*What needs to be done*
Copy the records exactly. Every line must match.
*** The data ***
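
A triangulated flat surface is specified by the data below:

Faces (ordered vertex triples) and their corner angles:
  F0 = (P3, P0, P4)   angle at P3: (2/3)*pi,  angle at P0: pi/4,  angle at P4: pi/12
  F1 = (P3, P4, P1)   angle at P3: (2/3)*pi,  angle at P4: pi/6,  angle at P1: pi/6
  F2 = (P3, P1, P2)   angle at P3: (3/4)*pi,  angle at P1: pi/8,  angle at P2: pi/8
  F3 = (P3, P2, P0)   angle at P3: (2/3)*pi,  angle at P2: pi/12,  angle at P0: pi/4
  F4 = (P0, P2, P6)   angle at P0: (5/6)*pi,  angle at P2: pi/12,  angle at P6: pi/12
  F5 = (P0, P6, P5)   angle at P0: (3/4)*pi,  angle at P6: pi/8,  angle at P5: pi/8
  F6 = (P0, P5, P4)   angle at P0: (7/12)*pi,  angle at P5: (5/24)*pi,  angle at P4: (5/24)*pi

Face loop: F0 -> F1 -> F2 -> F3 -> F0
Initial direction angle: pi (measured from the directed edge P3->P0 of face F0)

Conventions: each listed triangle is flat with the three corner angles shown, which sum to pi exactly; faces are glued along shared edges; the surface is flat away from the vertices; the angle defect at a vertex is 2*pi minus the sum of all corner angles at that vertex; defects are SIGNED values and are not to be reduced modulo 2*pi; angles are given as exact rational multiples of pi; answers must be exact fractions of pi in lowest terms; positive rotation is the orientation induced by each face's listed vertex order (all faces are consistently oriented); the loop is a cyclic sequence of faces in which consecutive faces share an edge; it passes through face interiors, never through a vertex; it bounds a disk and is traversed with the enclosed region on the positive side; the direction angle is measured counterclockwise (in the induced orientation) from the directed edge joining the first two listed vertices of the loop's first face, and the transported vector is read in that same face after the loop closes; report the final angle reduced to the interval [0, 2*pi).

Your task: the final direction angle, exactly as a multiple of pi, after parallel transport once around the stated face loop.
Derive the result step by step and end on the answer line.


enclosed vertex P3: corner angles sum to (11/4)*pi, defect = 2*pi - (11/4)*pi = (-3/4)*pi
by Gauss-Bonnet the loop rotates the vector by the enclosed defect sum (positive orientation, mod 2*pi)
final angle = pi - (3/4)*pi = pi/4 (mod 2*pi)

Answer: final direction angle = pi/4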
*** End of The data ***
*Expected answer*
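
A triangulated flat surface is specified by the data below:

Faces (ordered vertex triples) and their corner angles:
  F0 = (P3, P0, P4)   angle at P3: (2/3)*pi,  angle at P0: pi/4,  angle at P4: pi/12
  F1 = (P3, P4, P1)   angle at P3: (2/3)*pi,  angle at P4: pi/6,  angle at P1: pi/6
  F2 = (P3, P1, P2)   angle at P3: (3/4)*pi,  angle at P1: pi/8,  angle at P2: pi/8
  F3 = (P3, P2, P0)   angle at P3: (2/3)*pi,  angle at P2: pi/12,  angle at P0: pi/4
  F4 = (P0, P2, P6)   angle at P0: (5/6)*pi,  angle at P2: pi/12,  angle at P6: pi/12
  F5 = (P0, P6, P5)   angle at P0: (3/4)*pi,  angle at P6: pi/8,  angle at P5: pi/8
  F6 = (P0, P5, P4)   angle at P0: (7/12)*pi,  angle at P5: (5/24)*pi,  angle at P4: (5/24)*pi

Face loop: F0 -> F1 -> F2 -> F3 -> F0
Initial direction angle: pi (measured from the directed edge P3->P0 of face F0)

Conventions: each listed triangle is flat with the three corner angles shown, which sum to pi exactly; faces are glued along shared edges; the surface is flat away from the vertices; the angle defect at a vertex is 2*pi minus the sum of all corner angles at that vertex; defects are SIGNED values and are not to be reduced modulo 2*pi; angles are given as exact rational multiples of pi; answers must be exact fractions of pi in lowest terms; positive rotation is the orientation induced by each face's listed vertex order (all faces are consistently oriented); the loop is a cyclic sequence of faces in which consecutive faces share an edge; it passes through face interiors, never through a vertex; it bounds a disk and is traversed with the enclosed region on the positive side; the direction angle is measured counterclockwise (in the induced orientation) from the directed edge joining the first two listed vertices of the loop's first face, and the transported vector is read in that same face after the loop closes; report the final angle reduced to the interval [0, 2*pi).

Your task: the final direction angle, exactly as a multiple of pi, after parallel transport once around the stated face loop.
Derive the result step by step and end on the answer line.


enclosed vertex P3: corner angles sum to (11/4)*pi, defect = 2*pi - (11/4)*pi = (-3/4)*pi
by Gauss-Bonnet the loop rotates the vector by the enclosed defect sum (positive orientation, mod 2*pi)
final angle = pi - (3/4)*pi = pi/4 (mod 2*pi)

Answer: final direction angle = pi/4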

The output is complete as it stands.